Given information section start
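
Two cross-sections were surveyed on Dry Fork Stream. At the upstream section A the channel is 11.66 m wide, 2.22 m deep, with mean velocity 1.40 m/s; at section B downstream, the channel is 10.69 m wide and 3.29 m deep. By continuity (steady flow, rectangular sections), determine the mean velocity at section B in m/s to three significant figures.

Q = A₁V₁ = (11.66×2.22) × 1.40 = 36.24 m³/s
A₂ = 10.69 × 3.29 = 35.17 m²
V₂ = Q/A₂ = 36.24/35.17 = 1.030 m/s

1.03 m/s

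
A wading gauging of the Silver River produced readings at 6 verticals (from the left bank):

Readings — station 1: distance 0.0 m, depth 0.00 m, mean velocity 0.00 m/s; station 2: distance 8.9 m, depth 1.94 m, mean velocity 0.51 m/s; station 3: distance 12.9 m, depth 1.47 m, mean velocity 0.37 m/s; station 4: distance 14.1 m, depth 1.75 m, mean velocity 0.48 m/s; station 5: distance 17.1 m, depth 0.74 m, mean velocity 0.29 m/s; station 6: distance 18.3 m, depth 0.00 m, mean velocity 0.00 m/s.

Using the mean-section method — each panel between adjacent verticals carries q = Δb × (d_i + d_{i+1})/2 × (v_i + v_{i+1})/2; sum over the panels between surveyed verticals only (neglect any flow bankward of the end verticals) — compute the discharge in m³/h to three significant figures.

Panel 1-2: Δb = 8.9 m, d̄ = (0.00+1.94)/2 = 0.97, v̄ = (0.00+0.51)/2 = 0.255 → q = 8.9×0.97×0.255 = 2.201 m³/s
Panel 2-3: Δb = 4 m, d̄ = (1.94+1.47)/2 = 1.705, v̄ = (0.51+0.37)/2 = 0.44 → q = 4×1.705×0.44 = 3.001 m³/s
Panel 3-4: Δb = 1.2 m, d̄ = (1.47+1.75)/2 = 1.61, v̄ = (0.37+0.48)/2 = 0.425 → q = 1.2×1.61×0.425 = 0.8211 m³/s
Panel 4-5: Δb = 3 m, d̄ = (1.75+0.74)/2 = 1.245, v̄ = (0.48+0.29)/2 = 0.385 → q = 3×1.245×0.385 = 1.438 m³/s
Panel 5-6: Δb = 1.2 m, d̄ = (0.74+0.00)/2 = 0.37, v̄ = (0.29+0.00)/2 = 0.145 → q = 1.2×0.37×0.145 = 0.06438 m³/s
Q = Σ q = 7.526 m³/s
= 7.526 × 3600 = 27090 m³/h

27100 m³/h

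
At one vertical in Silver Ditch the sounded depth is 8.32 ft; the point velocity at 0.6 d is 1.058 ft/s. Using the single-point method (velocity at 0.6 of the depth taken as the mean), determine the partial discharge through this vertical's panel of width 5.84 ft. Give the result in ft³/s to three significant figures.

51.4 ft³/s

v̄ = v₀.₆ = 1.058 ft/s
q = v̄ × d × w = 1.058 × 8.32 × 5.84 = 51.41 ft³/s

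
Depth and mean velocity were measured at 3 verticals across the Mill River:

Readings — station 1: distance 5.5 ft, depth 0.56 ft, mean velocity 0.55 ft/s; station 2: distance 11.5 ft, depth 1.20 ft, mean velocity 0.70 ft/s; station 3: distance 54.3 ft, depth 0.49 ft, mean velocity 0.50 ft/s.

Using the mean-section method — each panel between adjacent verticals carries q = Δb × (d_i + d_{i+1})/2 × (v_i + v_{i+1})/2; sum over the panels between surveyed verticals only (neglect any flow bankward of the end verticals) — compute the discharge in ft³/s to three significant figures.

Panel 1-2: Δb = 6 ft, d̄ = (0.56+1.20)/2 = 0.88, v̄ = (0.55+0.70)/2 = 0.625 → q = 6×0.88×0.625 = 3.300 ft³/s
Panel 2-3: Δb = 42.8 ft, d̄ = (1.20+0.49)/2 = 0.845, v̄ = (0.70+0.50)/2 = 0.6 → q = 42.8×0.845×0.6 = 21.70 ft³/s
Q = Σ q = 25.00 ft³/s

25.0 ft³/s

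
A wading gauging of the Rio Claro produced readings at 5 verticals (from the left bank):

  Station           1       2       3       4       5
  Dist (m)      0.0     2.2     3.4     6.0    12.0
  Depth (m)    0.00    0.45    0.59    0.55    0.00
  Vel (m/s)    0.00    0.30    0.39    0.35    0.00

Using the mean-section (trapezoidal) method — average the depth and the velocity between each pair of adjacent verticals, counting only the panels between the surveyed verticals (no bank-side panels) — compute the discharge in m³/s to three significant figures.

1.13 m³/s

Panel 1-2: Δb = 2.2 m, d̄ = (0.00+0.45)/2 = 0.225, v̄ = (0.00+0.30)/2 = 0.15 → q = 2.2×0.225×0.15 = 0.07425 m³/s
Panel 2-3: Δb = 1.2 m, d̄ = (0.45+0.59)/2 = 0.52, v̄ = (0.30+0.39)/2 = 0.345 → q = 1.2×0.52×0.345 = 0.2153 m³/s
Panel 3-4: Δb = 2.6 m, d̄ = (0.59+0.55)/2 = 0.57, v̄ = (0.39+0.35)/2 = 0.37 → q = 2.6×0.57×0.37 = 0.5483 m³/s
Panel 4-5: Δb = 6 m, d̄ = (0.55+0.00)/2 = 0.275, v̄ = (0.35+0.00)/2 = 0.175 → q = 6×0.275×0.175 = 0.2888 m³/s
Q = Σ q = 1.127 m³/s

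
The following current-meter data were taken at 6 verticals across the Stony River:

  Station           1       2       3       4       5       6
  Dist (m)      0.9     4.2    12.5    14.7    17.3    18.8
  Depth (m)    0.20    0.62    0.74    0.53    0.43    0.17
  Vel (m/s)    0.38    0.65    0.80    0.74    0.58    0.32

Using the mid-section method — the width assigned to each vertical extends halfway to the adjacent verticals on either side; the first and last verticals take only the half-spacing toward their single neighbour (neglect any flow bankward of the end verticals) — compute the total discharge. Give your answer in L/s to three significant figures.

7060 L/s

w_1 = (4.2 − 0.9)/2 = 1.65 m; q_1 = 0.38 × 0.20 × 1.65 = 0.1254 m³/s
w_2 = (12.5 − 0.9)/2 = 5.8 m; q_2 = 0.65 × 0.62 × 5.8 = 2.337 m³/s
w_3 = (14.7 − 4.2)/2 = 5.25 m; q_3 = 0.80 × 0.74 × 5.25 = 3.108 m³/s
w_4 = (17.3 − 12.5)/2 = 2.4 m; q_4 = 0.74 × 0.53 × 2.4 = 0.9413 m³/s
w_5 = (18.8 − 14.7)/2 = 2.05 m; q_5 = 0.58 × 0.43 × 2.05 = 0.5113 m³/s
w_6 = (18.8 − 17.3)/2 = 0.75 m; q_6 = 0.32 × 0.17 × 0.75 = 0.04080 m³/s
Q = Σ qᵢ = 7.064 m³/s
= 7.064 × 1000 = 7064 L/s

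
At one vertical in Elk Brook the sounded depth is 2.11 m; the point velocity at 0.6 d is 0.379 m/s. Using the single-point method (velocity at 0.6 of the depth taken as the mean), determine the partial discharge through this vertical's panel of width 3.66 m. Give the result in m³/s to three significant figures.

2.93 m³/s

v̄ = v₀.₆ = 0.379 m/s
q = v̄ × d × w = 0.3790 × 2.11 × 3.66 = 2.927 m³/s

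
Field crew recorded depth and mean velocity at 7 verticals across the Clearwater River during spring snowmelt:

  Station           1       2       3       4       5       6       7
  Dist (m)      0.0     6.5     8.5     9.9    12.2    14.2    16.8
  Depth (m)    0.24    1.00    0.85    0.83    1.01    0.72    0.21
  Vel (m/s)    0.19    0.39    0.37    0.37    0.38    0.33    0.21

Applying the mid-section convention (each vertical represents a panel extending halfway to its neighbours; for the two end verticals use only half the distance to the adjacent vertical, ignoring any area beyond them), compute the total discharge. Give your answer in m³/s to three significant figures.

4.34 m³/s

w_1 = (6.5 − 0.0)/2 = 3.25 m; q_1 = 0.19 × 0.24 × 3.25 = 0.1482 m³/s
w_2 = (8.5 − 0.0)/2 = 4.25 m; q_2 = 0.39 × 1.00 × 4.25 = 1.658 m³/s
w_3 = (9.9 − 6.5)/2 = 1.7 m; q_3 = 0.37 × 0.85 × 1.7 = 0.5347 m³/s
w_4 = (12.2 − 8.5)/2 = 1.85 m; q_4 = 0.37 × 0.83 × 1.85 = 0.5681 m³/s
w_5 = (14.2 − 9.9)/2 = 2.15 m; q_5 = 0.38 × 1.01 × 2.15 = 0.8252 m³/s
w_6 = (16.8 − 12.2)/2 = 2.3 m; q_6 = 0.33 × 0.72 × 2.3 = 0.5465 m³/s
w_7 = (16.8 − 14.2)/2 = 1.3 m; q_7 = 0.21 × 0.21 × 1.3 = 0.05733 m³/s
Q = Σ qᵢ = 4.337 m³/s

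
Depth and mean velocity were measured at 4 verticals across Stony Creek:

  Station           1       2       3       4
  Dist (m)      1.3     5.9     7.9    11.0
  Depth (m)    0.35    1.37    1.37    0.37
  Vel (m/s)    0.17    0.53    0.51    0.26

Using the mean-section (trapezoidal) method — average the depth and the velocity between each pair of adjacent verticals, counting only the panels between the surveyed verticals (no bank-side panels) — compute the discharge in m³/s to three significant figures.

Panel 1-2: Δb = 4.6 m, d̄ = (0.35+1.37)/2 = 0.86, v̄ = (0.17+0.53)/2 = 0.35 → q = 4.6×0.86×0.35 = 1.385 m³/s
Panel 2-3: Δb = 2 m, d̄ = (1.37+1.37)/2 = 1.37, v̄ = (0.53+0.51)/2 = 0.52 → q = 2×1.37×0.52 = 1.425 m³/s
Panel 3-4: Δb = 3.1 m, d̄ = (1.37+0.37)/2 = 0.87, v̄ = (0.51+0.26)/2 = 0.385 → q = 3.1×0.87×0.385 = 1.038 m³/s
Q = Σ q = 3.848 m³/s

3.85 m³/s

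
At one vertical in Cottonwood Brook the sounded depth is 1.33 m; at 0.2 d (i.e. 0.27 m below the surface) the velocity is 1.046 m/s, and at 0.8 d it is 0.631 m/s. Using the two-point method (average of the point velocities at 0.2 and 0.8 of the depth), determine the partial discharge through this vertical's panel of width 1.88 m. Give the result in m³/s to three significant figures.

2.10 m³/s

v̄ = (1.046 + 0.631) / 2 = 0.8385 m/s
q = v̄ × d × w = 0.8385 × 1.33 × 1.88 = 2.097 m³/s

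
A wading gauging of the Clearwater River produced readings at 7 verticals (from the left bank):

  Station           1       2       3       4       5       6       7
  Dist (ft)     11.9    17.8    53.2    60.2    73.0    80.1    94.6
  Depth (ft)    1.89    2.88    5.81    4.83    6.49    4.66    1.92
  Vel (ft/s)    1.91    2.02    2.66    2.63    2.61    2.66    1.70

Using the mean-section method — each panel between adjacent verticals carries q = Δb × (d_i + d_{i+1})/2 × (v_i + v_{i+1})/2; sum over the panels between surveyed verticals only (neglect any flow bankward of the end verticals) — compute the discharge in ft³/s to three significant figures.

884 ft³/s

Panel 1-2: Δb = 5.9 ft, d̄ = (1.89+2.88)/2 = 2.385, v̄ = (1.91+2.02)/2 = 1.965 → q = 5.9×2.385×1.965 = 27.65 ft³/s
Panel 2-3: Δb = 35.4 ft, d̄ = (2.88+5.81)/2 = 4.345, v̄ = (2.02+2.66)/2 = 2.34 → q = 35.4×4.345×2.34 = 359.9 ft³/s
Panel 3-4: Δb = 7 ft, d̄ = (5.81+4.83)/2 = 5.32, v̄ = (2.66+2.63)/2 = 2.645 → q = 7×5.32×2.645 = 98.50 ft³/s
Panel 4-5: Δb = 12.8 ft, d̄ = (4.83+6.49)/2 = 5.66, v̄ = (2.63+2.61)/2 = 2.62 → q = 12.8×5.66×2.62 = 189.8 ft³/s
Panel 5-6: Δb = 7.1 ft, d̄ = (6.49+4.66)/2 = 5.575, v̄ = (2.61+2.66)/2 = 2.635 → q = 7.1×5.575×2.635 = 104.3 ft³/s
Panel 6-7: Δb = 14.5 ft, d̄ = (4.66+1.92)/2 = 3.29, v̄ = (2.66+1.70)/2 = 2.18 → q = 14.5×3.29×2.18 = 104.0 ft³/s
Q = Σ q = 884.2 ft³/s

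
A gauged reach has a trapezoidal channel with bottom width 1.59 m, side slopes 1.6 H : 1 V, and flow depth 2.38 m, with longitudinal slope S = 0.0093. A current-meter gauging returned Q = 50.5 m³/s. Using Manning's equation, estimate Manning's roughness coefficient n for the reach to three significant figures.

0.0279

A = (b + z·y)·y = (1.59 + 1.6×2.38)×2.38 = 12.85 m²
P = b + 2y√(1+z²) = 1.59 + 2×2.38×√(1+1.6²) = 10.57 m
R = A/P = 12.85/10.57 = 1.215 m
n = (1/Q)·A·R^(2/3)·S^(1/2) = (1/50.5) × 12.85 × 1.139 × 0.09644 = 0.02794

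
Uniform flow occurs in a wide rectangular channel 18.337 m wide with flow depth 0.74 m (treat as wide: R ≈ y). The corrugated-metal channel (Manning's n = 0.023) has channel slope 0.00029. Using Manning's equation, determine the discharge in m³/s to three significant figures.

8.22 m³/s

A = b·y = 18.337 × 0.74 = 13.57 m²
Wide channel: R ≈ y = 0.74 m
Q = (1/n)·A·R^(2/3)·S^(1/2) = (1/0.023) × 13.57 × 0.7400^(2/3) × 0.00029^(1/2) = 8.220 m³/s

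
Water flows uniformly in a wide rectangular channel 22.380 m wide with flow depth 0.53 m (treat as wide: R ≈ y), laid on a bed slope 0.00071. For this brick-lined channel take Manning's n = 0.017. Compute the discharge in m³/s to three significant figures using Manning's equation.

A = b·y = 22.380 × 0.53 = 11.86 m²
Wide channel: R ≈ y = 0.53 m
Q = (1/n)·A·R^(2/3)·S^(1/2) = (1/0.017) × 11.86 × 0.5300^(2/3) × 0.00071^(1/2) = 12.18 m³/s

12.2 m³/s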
Given information section end
What to do: Lines from the start of the records through the one containing "A wading gauging of the Silver" are what should be retyped, exactly and in full, both ends included.

Expected answer:
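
Two cross-sections were surveyed on Dry Fork Stream. At the upstream section A the channel is 11.66 m wide, 2.22 m deep, with mean velocity 1.40 m/s; at section B downstream, the channel is 10.69 m wide and 3.29 m deep. By continuity (steady flow, rectangular sections), determine the mean velocity at section B in m/s to three significant figures.

Q = A₁V₁ = (11.66×2.22) × 1.40 = 36.24 m³/s
A₂ = 10.69 × 3.29 = 35.17 m²
V₂ = Q/A₂ = 36.24/35.17 = 1.030 m/s

1.03 m/s

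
A wading gauging of the Silver River produced readings at 6 verticals (from the left bank):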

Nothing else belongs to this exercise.